● **Task goal**
Each line from the one with "Transformation: constant-fold —" through the last line of the records must be output exactly, both ends included.

[Stored data]
********************
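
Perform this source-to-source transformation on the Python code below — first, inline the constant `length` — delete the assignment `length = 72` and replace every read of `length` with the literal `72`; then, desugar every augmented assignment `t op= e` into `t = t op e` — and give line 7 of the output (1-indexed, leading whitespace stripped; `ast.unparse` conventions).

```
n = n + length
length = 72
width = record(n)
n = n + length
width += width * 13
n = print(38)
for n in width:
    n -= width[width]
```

n = n - width[width]

Transformed code:
n = n + 72
width = record(n)
n = n + 72
width = width + width * 13
n = print(38)
for n in width:
    n = n - width[width]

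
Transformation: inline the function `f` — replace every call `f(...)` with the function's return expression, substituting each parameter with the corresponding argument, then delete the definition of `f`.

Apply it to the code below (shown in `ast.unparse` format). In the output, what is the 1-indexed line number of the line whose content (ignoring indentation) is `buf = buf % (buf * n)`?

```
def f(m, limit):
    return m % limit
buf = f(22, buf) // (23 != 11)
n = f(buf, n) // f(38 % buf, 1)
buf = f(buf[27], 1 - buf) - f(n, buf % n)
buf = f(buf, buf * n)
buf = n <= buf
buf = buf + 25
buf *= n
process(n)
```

Transformed code:
buf = 22 % buf // (23 != 11)
n = buf % n // (38 % buf % 1)
buf = buf[27] % (1 - buf) - n % (buf % n)
buf = buf % (buf * n)
buf = n <= buf
buf = buf + 25
buf *= n
process(n)

4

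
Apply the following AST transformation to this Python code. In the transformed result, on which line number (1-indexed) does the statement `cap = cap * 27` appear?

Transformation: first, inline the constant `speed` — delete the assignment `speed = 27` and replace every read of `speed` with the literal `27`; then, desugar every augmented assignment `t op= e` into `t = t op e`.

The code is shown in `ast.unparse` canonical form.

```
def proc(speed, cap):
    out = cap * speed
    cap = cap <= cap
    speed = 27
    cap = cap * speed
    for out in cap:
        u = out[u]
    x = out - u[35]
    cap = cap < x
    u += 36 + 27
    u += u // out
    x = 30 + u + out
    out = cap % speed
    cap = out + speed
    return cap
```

Transformed code:
def proc(speed, cap):
    out = cap * 27
    cap = cap <= cap
    cap = cap * 27
    for out in cap:
        u = out[u]
    x = out - u[35]
    cap = cap < x
    u = u + (36 + 27)
    u = u + u // out
    x = 30 + u + out
    out = cap % 27
    cap = out + 27
    return cap

4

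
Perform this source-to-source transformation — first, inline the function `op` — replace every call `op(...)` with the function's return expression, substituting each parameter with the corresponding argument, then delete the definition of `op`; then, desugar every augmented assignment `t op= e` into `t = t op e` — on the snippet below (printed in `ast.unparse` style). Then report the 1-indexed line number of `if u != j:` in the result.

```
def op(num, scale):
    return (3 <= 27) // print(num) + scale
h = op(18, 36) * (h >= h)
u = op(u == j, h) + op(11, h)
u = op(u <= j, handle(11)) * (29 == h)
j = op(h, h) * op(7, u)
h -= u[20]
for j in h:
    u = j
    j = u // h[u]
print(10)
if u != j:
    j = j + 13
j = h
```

10

Transformed code:
h = ((3 <= 27) // print(18) + 36) * (h >= h)
u = (3 <= 27) // print(u == j) + h + ((3 <= 27) // print(11) + h)
u = ((3 <= 27) // print(u <= j) + handle(11)) * (29 == h)
j = ((3 <= 27) // print(h) + h) * ((3 <= 27) // print(7) + u)
h = h - u[20]
for j in h:
    u = j
    j = u // h[u]
print(10)
if u != j:
    j = j + 13
j = h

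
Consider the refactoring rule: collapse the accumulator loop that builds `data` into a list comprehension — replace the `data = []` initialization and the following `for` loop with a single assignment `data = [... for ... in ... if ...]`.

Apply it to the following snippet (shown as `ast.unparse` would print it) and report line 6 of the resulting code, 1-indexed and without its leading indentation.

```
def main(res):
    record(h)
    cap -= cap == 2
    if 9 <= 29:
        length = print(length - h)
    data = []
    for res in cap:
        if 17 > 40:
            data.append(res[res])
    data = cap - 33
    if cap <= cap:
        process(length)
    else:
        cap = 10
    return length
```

data = [res[res] for res in cap if 17 > 40]

Transformed code:
def main(res):
    record(h)
    cap -= cap == 2
    if 9 <= 29:
        length = print(length - h)
    data = [res[res] for res in cap if 17 > 40]
    data = cap - 33
    if cap <= cap:
        process(length)
    else:
        cap = 10
    return length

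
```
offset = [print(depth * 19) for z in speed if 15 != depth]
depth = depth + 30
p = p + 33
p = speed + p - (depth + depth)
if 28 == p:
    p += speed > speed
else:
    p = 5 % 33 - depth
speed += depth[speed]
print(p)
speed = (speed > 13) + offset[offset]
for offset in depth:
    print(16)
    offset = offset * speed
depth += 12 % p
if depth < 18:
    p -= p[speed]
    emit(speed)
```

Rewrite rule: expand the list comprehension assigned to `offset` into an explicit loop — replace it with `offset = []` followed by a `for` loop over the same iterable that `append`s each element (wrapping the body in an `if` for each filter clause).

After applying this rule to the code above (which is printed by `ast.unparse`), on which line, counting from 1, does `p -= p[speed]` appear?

20

Transformed code:
offset = []
for z in speed:
    if 15 != depth:
        offset.append(print(depth * 19))
depth = depth + 30
p = p + 33
p = speed + p - (depth + depth)
if 28 == p:
    p += speed > speed
else:
    p = 5 % 33 - depth
speed += depth[speed]
print(p)
speed = (speed > 13) + offset[offset]
for offset in depth:
    print(16)
    offset = offset * speed
depth += 12 % p
if depth < 18:
    p -= p[speed]
    emit(speed)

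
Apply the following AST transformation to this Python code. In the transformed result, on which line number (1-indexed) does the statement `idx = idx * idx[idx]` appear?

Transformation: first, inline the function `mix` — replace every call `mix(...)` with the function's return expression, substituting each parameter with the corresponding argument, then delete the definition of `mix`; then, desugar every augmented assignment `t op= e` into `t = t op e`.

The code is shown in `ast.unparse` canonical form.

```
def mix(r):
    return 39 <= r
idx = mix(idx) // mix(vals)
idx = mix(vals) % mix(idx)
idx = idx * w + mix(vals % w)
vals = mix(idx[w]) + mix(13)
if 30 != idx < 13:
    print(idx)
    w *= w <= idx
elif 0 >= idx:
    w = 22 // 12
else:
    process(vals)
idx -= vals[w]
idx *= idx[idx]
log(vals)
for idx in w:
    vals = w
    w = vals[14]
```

13

Transformed code:
idx = (39 <= idx) // (39 <= vals)
idx = (39 <= vals) % (39 <= idx)
idx = idx * w + (39 <= vals % w)
vals = (39 <= idx[w]) + (39 <= 13)
if 30 != idx < 13:
    print(idx)
    w = w * (w <= idx)
elif 0 >= idx:
    w = 22 // 12
else:
    process(vals)
idx = idx - vals[w]
idx = idx * idx[idx]
log(vals)
for idx in w:
    vals = w
    w = vals[14]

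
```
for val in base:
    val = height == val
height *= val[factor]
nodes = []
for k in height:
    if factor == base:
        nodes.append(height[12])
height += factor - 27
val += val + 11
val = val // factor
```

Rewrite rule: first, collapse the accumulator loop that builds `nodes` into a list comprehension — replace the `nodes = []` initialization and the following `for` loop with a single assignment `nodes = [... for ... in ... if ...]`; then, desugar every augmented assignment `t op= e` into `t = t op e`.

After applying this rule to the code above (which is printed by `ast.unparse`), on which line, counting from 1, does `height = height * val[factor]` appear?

3

Transformed code:
for val in base:
    val = height == val
height = height * val[factor]
nodes = [height[12] for k in height if factor == base]
height = height + (factor - 27)
val = val + (val + 11)
val = val // factor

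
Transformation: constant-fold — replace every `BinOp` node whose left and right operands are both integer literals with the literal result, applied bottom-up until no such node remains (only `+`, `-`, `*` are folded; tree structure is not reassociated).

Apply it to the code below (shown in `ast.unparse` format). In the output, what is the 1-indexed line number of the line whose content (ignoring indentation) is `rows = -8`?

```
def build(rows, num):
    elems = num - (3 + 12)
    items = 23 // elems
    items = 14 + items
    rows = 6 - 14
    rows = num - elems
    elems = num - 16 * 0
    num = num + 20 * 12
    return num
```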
********************
● **Result for this exercise**
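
Transformation: constant-fold — replace every `BinOp` node whose left and right operands are both integer literals with the literal result, applied bottom-up until no such node remains (only `+`, `-`, `*` are folded; tree structure is not reassociated).

Apply it to the code below (shown in `ast.unparse` format). In the output, what is the 1-indexed line number of the line whose content (ignoring indentation) is `rows = -8`?

```
def build(rows, num):
    elems = num - (3 + 12)
    items = 23 // elems
    items = 14 + items
    rows = 6 - 14
    rows = num - elems
    elems = num - 16 * 0
    num = num + 20 * 12
    return num
```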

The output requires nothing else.